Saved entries
----------------

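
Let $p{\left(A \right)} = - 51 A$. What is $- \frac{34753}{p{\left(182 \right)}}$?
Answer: $\frac{34753}{9282} \approx 3.7441$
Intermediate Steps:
$- \frac{34753}{p{\left(182 \right)}} = - \frac{34753}{\left(-51\right) 182} = - \frac{34753}{-9282} = \left(-34753\right) \left(- \frac{1}{9282}\right) = \frac{34753}{9282}$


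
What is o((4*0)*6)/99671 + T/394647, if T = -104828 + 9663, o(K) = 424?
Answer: -847078217/3575896467 ≈ -0.23689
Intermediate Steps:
T = -95165
o((4*0)*6)/99671 + T/394647 = 424/99671 - 95165/394647 = -847078217/3575896467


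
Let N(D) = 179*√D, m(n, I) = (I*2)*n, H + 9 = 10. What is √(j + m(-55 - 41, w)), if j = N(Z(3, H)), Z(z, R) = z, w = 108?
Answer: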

----------------

What to produce
Write out the data again, exactly and in full.

Result of the exercise
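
Let $p{\left(A \right)} = - 51 A$. What is $- \frac{34753}{p{\left(182 \right)}}$?
Answer: $\frac{34753}{9282} \approx 3.7441$
Intermediate Steps:
$- \frac{34753}{p{\left(182 \right)}} = - \frac{34753}{\left(-51\right) 182} = - \frac{34753}{-9282} = \left(-34753\right) \left(- \frac{1}{9282}\right) = \frac{34753}{9282}$


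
What is o((4*0)*6)/99671 + T/394647, if T = -104828 + 9663, o(K) = 424?
Answer: -847078217/3575896467 ≈ -0.23689
Intermediate Steps:
T = -95165
o((4*0)*6)/99671 + T/394647 = 424/99671 - 95165/394647 = -847078217/3575896467


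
Let N(D) = 179*√D, m(n, I) = (I*2)*n, H + 9 = 10. What is √(j + m(-55 - 41, w)), if j = N(Z(3, H)), Z(z, R) = z, w = 108?
Answer: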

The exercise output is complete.